Top of Given data
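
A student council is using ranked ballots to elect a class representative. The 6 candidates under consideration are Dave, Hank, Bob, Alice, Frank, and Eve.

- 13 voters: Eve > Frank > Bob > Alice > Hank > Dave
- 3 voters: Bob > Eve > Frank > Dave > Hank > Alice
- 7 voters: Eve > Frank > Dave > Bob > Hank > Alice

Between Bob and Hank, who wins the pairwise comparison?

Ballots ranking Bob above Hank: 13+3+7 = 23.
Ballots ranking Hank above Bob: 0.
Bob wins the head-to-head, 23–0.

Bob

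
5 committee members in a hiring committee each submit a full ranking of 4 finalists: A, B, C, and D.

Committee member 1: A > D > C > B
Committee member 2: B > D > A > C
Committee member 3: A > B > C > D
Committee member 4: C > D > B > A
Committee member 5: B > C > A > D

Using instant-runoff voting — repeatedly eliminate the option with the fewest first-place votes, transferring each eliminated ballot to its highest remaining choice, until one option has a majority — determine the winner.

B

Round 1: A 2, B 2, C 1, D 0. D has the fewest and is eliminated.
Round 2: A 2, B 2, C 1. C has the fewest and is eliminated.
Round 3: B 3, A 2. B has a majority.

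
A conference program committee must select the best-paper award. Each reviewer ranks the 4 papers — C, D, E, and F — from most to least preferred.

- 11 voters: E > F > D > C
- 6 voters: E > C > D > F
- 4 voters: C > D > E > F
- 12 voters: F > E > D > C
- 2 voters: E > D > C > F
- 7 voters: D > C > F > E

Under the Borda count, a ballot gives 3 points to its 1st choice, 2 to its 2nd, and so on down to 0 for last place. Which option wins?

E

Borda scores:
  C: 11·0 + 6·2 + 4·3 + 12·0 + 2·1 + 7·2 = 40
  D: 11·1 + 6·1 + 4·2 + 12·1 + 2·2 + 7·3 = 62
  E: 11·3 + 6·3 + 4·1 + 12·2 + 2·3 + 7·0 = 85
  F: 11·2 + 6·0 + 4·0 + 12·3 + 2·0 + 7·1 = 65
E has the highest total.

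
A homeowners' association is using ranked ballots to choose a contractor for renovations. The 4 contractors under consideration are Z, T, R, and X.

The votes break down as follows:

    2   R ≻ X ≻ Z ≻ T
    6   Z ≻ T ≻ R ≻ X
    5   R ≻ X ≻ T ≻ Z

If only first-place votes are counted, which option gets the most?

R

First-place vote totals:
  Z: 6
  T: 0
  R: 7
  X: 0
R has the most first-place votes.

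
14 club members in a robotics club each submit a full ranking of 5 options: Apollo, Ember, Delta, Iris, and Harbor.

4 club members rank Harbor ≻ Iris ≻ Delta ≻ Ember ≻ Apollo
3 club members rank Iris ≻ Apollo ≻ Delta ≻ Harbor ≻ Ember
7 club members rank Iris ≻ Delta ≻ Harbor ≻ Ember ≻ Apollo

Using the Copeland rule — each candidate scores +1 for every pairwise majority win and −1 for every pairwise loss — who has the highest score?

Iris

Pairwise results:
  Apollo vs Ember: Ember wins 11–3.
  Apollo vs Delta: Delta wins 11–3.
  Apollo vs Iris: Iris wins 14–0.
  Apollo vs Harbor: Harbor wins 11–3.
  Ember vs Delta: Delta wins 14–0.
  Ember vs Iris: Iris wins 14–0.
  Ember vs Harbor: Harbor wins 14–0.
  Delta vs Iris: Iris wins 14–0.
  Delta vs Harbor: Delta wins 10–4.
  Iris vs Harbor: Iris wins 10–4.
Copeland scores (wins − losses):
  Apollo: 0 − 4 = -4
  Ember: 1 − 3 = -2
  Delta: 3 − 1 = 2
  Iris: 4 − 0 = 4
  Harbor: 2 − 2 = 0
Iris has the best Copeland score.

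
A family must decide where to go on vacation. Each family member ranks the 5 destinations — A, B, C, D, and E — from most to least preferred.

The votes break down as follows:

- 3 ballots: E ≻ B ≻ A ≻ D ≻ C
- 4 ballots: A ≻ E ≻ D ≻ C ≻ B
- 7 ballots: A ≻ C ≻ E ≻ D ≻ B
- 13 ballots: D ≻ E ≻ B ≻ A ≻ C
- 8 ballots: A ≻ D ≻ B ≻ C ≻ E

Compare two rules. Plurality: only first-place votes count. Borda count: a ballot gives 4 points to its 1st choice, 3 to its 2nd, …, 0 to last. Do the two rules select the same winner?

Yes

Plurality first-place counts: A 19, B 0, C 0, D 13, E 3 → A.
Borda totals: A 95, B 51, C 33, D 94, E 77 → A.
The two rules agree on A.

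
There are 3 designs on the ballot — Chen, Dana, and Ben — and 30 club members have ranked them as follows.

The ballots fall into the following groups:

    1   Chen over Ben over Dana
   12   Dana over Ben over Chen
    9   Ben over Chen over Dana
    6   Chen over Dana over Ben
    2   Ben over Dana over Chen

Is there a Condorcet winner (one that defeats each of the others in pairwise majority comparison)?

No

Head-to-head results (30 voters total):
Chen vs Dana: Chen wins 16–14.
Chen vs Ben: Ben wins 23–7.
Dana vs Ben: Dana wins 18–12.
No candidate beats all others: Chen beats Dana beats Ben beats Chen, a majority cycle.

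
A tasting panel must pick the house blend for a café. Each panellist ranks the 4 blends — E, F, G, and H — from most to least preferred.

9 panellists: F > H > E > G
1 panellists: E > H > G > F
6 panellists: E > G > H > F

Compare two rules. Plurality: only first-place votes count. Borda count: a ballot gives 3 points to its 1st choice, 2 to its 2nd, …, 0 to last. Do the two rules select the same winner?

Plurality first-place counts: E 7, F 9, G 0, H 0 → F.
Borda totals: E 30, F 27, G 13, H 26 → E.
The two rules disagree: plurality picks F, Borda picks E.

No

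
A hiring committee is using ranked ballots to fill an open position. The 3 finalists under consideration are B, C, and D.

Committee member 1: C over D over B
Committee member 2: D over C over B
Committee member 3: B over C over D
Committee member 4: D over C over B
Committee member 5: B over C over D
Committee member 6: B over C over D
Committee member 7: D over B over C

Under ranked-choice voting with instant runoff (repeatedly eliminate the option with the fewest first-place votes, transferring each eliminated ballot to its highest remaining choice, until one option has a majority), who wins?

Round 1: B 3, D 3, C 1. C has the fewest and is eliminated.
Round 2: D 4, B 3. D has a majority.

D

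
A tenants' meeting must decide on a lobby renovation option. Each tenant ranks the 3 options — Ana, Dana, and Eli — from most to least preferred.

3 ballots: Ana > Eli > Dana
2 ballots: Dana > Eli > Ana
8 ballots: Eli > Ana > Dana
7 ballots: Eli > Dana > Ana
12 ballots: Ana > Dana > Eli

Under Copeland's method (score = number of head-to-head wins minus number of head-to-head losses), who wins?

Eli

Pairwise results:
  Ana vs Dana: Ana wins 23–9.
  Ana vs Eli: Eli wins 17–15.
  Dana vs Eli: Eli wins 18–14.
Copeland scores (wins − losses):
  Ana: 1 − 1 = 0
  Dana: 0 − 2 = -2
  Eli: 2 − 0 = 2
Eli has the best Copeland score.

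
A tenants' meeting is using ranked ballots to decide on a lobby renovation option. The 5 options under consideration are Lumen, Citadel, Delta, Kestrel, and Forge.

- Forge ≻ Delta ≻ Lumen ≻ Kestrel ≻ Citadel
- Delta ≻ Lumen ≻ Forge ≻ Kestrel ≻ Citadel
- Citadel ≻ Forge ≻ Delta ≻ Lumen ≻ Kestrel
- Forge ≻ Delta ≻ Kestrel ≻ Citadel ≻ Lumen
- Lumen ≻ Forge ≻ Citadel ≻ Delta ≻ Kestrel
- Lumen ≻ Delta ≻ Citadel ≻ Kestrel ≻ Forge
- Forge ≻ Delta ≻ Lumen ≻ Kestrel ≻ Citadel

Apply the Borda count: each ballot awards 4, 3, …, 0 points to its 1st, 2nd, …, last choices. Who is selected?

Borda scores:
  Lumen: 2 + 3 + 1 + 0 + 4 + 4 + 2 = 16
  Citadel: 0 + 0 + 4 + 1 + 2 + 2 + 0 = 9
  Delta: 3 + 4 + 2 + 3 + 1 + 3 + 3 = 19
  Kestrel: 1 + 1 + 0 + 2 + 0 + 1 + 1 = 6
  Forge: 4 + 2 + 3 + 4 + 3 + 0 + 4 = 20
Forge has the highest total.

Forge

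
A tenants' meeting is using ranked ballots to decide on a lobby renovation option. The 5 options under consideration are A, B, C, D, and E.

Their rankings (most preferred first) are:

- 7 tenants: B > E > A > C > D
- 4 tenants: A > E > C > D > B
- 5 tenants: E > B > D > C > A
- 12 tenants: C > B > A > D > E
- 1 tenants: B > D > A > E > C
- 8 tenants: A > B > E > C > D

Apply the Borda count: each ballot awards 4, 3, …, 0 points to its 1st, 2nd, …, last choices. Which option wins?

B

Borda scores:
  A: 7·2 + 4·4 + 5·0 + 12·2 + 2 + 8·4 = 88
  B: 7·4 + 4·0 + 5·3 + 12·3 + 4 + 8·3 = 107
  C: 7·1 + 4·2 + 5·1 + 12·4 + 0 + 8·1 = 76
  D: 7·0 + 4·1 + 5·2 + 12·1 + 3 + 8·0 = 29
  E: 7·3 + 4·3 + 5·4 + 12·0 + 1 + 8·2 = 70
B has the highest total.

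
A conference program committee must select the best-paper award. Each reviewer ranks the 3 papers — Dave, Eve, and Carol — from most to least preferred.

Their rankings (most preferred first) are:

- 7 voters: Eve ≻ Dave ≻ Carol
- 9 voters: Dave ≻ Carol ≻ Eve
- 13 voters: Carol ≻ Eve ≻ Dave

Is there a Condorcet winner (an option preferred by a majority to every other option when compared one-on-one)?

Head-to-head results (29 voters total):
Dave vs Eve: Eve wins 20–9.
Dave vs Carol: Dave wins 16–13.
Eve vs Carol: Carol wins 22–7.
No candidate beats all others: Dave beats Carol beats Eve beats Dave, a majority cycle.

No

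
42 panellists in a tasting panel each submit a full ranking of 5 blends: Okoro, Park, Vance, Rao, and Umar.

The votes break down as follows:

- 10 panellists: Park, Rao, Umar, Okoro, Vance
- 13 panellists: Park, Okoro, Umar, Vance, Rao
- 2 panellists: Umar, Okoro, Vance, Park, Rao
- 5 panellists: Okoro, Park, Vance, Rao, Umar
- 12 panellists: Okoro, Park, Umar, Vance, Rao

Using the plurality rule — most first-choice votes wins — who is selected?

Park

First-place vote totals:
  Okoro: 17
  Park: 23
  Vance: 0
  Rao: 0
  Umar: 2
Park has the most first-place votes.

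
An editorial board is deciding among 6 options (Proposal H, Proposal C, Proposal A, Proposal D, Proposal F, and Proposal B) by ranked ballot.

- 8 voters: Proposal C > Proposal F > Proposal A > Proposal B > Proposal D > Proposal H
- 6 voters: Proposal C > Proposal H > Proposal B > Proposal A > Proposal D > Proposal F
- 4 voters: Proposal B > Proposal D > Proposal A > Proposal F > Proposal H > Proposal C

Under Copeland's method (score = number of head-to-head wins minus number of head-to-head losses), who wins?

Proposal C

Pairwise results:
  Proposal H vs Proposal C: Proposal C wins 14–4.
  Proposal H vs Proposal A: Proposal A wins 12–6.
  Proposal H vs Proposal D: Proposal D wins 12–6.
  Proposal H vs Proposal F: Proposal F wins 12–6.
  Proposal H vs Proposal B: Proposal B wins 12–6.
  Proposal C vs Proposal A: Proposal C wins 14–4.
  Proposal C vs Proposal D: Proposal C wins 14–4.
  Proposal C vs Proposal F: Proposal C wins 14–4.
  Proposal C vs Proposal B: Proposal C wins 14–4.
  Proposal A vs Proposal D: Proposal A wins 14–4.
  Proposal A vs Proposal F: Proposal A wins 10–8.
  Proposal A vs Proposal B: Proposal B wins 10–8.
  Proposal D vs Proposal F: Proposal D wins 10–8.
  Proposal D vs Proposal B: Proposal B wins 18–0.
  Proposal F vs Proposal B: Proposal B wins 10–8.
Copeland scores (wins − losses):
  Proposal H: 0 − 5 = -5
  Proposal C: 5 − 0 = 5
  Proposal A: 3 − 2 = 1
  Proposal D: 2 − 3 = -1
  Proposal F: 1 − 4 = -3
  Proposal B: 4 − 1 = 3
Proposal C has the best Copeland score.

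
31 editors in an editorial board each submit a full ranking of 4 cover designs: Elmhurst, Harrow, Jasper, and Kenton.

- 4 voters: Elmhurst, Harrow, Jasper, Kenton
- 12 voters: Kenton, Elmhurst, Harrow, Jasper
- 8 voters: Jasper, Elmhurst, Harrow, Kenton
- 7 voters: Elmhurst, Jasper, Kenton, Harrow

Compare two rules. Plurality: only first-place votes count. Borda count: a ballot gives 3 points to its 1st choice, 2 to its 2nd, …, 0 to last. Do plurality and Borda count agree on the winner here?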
Bottom of Given data
Top of Given data
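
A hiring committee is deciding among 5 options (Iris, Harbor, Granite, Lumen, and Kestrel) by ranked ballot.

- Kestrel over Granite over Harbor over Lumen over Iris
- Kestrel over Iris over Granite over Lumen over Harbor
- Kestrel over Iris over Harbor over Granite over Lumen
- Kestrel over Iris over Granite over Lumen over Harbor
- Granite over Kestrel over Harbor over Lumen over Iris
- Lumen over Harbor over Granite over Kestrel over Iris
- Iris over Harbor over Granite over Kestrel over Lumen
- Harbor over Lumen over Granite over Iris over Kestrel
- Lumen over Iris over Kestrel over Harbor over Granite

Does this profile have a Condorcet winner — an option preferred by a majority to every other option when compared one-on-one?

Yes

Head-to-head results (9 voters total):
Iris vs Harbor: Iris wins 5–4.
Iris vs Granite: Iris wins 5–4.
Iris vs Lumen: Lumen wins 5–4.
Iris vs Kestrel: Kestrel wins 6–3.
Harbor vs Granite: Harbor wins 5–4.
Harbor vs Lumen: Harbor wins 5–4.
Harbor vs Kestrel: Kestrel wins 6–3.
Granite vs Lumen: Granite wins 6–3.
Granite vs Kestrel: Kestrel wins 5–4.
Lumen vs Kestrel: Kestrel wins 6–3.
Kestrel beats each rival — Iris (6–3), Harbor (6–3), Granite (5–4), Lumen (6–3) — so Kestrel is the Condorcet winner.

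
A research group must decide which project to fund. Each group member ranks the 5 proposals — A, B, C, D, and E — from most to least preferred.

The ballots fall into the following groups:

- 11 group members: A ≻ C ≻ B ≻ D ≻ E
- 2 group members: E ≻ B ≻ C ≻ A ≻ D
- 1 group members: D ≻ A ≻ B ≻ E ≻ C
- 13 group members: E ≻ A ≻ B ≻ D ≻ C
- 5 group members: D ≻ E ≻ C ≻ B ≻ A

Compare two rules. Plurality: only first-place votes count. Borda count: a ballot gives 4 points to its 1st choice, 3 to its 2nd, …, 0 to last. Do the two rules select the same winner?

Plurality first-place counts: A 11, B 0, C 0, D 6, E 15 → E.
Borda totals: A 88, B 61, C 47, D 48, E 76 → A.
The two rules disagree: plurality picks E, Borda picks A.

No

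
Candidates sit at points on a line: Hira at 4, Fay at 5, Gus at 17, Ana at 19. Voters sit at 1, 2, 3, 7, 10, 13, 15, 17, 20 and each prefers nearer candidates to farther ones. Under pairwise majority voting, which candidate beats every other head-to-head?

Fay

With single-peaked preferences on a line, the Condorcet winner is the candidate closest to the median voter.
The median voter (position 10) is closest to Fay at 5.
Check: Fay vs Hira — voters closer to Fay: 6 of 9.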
Bottom of Given data
Exercise details: Search the entries above for the word "board" and copy each line where it appears.

Exercise response:
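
An editorial board is deciding among 6 options (Proposal H, Proposal C, Proposal A, Proposal D, Proposal F, and Proposal B) by ranked ballot.
31 editors in an editorial board each submit a full ranking of 4 cover designs: Elmhurst, Harrow, Jasper, and Kenton.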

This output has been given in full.